--- START ---

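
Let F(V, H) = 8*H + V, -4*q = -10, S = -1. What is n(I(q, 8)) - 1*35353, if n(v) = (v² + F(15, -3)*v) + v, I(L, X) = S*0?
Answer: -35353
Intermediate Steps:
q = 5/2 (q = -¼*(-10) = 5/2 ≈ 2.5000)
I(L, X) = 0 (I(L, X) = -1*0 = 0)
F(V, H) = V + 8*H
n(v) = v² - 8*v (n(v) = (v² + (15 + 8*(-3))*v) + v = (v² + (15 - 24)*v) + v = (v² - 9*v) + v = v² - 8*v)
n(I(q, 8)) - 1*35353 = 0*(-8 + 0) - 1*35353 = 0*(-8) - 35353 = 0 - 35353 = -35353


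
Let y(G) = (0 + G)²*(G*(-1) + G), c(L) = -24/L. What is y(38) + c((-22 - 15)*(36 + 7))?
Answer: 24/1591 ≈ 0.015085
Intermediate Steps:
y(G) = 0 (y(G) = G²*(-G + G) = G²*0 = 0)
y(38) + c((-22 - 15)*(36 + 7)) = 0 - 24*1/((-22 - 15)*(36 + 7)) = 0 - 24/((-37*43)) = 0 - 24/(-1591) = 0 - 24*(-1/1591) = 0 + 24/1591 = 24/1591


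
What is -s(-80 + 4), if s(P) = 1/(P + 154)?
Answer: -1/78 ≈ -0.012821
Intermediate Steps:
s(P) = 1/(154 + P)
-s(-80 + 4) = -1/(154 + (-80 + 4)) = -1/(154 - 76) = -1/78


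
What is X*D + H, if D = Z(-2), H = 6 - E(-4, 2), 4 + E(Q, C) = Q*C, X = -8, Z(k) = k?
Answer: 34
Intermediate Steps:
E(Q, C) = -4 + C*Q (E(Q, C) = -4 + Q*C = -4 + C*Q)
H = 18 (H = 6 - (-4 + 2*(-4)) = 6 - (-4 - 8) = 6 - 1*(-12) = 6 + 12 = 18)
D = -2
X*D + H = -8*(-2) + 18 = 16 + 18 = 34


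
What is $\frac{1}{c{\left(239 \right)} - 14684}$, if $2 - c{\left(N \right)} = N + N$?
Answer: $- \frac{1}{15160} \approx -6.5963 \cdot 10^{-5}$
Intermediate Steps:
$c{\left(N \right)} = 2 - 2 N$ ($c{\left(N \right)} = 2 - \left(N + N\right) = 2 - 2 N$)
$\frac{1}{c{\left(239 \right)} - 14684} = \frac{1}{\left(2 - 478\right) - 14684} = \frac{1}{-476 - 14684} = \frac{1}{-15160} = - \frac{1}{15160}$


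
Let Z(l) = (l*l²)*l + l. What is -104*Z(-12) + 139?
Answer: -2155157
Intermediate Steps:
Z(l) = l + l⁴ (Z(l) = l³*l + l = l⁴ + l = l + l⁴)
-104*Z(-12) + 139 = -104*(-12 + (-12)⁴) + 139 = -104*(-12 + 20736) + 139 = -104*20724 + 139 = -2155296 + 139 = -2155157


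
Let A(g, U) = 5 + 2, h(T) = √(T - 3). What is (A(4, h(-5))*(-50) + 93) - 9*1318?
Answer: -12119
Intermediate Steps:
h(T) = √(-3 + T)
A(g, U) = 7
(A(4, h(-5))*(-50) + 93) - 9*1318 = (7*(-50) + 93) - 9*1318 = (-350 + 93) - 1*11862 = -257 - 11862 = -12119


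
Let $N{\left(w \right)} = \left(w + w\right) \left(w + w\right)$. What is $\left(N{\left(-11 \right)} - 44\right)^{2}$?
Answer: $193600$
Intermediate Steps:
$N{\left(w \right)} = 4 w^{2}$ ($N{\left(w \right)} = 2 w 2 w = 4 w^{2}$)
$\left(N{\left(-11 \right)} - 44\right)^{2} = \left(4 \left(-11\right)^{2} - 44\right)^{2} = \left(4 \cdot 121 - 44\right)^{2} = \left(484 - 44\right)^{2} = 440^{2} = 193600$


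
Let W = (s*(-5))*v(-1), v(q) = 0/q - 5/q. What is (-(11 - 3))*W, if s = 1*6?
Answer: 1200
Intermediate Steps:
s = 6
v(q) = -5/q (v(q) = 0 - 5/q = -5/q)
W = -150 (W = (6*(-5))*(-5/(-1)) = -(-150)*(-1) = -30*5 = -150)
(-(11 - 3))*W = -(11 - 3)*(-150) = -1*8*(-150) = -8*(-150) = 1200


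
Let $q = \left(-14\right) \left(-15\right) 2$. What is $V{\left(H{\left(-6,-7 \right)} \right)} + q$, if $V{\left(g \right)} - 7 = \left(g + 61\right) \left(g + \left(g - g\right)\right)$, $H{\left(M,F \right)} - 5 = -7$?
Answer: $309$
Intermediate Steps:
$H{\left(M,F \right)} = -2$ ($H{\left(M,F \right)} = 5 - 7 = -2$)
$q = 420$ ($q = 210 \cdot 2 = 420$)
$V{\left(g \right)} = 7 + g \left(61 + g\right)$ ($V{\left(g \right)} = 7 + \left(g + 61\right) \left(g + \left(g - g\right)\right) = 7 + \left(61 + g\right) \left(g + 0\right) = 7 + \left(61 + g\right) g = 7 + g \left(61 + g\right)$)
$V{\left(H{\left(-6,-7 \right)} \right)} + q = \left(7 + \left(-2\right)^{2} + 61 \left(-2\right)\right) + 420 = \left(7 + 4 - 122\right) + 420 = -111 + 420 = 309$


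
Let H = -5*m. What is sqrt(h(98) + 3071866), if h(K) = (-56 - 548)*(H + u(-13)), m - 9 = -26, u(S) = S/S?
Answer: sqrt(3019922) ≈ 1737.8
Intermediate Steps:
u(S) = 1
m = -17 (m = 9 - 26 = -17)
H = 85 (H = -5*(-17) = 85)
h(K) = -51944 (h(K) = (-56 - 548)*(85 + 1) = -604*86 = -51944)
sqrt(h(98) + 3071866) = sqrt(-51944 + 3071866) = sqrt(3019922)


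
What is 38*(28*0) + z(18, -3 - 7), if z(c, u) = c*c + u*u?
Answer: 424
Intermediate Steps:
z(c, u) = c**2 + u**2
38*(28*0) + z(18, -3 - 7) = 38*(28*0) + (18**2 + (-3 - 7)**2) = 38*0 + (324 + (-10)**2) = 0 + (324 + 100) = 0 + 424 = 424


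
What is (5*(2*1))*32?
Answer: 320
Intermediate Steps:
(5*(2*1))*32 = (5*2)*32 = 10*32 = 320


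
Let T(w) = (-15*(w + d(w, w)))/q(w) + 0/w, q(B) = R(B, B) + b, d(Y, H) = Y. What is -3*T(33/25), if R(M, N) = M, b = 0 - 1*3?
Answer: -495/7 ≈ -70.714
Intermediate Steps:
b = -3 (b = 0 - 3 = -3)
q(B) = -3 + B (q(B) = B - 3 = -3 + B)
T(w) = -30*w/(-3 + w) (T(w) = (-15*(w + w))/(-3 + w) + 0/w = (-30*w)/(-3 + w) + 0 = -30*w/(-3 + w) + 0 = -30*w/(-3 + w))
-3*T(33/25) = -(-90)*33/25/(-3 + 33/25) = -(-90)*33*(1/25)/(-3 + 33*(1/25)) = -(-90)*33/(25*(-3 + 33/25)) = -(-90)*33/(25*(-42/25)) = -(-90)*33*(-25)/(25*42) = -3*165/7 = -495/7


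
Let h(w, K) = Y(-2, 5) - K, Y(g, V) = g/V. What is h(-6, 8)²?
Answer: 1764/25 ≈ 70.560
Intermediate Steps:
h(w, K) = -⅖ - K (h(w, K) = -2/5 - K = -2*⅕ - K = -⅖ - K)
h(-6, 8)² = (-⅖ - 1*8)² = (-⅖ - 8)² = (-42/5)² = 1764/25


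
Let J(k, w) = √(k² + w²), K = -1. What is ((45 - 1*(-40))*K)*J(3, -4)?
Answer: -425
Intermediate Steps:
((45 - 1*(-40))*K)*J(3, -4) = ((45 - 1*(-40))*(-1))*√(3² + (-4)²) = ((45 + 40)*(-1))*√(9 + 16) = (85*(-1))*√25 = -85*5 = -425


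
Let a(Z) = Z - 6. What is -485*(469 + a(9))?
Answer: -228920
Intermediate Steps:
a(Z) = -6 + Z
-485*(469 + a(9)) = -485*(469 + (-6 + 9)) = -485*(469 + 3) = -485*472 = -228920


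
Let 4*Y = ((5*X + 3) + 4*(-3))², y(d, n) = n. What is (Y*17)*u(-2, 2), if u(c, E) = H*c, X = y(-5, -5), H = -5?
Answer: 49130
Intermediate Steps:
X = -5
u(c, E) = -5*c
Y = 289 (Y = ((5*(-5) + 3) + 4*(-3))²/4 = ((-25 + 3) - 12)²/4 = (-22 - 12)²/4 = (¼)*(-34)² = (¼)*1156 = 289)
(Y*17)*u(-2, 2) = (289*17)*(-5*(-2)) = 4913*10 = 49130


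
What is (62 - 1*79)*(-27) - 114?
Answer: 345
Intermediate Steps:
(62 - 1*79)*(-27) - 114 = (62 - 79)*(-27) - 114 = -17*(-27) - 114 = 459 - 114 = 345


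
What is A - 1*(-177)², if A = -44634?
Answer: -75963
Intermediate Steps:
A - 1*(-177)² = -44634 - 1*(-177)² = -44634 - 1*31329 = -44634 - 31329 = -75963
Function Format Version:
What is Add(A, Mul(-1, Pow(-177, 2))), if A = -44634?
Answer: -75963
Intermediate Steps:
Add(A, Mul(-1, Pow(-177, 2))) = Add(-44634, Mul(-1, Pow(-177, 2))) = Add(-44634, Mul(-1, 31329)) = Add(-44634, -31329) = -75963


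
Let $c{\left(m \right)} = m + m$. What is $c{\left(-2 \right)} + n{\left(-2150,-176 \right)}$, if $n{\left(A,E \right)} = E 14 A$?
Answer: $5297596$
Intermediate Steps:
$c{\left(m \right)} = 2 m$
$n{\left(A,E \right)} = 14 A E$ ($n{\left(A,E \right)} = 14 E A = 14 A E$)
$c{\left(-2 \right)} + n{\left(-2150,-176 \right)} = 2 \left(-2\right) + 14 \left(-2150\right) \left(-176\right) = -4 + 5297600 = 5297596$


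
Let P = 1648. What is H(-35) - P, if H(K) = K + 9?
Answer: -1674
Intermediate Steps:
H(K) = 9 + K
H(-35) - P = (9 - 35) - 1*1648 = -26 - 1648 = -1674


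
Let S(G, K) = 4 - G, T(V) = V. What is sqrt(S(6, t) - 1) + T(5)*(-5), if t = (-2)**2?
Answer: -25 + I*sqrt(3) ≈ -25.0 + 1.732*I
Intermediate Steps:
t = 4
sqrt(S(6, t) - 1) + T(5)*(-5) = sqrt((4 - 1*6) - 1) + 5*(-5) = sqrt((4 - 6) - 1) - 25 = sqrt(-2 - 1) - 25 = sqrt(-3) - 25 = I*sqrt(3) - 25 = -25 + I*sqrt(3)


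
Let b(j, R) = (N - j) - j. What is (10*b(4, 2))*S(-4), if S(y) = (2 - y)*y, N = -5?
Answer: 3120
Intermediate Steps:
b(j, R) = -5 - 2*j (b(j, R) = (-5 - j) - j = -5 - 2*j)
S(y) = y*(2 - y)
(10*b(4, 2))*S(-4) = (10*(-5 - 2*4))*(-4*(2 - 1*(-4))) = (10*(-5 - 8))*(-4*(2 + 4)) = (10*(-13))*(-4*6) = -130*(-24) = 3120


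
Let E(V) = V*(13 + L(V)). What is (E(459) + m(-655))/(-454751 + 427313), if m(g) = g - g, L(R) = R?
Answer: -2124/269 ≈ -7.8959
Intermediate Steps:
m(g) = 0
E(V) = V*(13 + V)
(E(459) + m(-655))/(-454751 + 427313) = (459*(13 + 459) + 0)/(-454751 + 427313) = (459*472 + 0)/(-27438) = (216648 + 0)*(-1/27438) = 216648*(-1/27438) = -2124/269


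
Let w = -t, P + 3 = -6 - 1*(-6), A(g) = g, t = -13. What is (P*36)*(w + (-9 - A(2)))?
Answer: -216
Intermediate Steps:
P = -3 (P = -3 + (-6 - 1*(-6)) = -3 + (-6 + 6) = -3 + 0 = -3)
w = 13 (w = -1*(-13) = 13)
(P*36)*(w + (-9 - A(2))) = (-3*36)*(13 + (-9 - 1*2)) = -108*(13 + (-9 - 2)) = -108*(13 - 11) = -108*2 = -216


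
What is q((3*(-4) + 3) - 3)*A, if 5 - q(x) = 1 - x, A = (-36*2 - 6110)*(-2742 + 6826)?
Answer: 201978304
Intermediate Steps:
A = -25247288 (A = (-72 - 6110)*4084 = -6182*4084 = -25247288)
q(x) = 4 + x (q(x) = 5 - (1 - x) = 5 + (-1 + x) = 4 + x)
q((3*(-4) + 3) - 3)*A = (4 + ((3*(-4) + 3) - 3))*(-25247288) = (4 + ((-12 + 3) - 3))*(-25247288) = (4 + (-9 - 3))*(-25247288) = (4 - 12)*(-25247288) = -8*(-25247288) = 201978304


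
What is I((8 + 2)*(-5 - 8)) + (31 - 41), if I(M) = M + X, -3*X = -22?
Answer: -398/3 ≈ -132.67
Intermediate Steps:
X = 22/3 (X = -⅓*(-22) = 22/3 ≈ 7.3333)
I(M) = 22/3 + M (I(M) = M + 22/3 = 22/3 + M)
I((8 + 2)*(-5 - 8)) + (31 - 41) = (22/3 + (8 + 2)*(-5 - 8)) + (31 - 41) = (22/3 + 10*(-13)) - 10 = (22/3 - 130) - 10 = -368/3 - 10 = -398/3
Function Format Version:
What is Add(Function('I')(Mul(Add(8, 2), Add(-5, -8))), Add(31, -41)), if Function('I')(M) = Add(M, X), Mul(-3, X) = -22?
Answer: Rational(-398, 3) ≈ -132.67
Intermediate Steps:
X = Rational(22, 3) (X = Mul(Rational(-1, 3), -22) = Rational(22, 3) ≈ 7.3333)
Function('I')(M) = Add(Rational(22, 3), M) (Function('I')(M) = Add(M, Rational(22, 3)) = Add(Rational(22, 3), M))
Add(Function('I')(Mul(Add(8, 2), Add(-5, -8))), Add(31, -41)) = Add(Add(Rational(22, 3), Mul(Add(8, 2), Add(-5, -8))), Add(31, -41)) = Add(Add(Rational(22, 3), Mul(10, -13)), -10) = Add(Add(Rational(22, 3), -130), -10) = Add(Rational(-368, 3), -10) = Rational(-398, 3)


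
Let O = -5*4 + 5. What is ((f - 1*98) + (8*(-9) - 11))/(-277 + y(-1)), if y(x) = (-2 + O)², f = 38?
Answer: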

--- END ---

* Exercise:
What is needed is an exact copy of the lines above, from the one containing "Let A(g, U)" through the one containing "Answer: $193600$", with nothing added.

* Answer box:
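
Let A(g, U) = 5 + 2, h(T) = √(T - 3). What is (A(4, h(-5))*(-50) + 93) - 9*1318?
Answer: -12119
Intermediate Steps:
h(T) = √(-3 + T)
A(g, U) = 7
(A(4, h(-5))*(-50) + 93) - 9*1318 = (7*(-50) + 93) - 9*1318 = (-350 + 93) - 1*11862 = -257 - 11862 = -12119


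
Let $N{\left(w \right)} = \left(w + w\right) \left(w + w\right)$. What is $\left(N{\left(-11 \right)} - 44\right)^{2}$?
Answer: $193600$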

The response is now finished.